#### Provided records ####
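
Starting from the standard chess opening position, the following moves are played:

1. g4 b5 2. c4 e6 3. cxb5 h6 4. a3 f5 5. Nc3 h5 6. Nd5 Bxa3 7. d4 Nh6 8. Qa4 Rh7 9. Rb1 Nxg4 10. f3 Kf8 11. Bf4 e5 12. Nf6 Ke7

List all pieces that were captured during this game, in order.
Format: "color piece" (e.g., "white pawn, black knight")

Tracking captures:
  cxb5: captured black pawn
  Bxa3: captured white pawn
  Nxg4: captured white pawn

black pawn, white pawn, white pawn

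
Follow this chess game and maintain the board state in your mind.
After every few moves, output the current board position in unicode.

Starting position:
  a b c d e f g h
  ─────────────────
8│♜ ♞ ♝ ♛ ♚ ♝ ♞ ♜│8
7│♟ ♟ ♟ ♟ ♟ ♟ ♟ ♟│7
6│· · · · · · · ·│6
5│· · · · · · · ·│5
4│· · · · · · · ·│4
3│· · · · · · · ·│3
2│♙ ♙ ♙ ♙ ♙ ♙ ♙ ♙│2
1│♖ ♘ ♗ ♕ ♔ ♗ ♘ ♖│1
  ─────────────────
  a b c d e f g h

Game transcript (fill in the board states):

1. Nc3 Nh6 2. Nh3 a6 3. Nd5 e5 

  a b c d e f g h
  ─────────────────
8│♜ ♞ ♝ ♛ ♚ ♝ · ♜│8
7│· ♟ ♟ ♟ · ♟ ♟ ♟│7
6│♟ · · · · · · ♞│6
5│· · · ♘ ♟ · · ·│5
4│· · · · · · · ·│4
3│· · · · · · · ♘│3
2│♙ ♙ ♙ ♙ ♙ ♙ ♙ ♙│2
1│♖ · ♗ ♕ ♔ ♗ · ♖│1
  ─────────────────
  a b c d e f g h

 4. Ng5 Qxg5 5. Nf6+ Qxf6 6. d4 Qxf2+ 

  a b c d e f g h
  ─────────────────
8│♜ ♞ ♝ · ♚ ♝ · ♜│8
7│· ♟ ♟ ♟ · ♟ ♟ ♟│7
6│♟ · · · · · · ♞│6
5│· · · · ♟ · · ·│5
4│· · · ♙ · · · ·│4
3│· · · · · · · ·│3
2│♙ ♙ ♙ · ♙ ♛ ♙ ♙│2
1│♖ · ♗ ♕ ♔ ♗ · ♖│1
  ─────────────────
  a b c d e f g h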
####
§ **Exercise**
Output all of the entries without altering a single word.

§ **Exercise response**
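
Starting from the standard chess opening position, the following moves are played:

1. g4 b5 2. c4 e6 3. cxb5 h6 4. a3 f5 5. Nc3 h5 6. Nd5 Bxa3 7. d4 Nh6 8. Qa4 Rh7 9. Rb1 Nxg4 10. f3 Kf8 11. Bf4 e5 12. Nf6 Ke7

List all pieces that were captured during this game, in order.
Format: "color piece" (e.g., "white pawn, black knight")

Tracking captures:
  cxb5: captured black pawn
  Bxa3: captured white pawn
  Nxg4: captured white pawn

black pawn, white pawn, white pawn

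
Follow this chess game and maintain the board state in your mind.
After every few moves, output the current board position in unicode.

Starting position:
  a b c d e f g h
  ─────────────────
8│♜ ♞ ♝ ♛ ♚ ♝ ♞ ♜│8
7│♟ ♟ ♟ ♟ ♟ ♟ ♟ ♟│7
6│· · · · · · · ·│6
5│· · · · · · · ·│5
4│· · · · · · · ·│4
3│· · · · · · · ·│3
2│♙ ♙ ♙ ♙ ♙ ♙ ♙ ♙│2
1│♖ ♘ ♗ ♕ ♔ ♗ ♘ ♖│1
  ─────────────────
  a b c d e f g h

Game transcript (fill in the board states):

1. Nc3 Nh6 2. Nh3 a6 3. Nd5 e5 

  a b c d e f g h
  ─────────────────
8│♜ ♞ ♝ ♛ ♚ ♝ · ♜│8
7│· ♟ ♟ ♟ · ♟ ♟ ♟│7
6│♟ · · · · · · ♞│6
5│· · · ♘ ♟ · · ·│5
4│· · · · · · · ·│4
3│· · · · · · · ♘│3
2│♙ ♙ ♙ ♙ ♙ ♙ ♙ ♙│2
1│♖ · ♗ ♕ ♔ ♗ · ♖│1
  ─────────────────
  a b c d e f g h

 4. Ng5 Qxg5 5. Nf6+ Qxf6 6. d4 Qxf2+ 

  a b c d e f g h
  ─────────────────
8│♜ ♞ ♝ · ♚ ♝ · ♜│8
7│· ♟ ♟ ♟ · ♟ ♟ ♟│7
6│♟ · · · · · · ♞│6
5│· · · · ♟ · · ·│5
4│· · · ♙ · · · ·│4
3│· · · · · · · ·│3
2│♙ ♙ ♙ · ♙ ♛ ♙ ♙│2
1│♖ · ♗ ♕ ♔ ♗ · ♖│1
  ─────────────────
  a b c d e f g h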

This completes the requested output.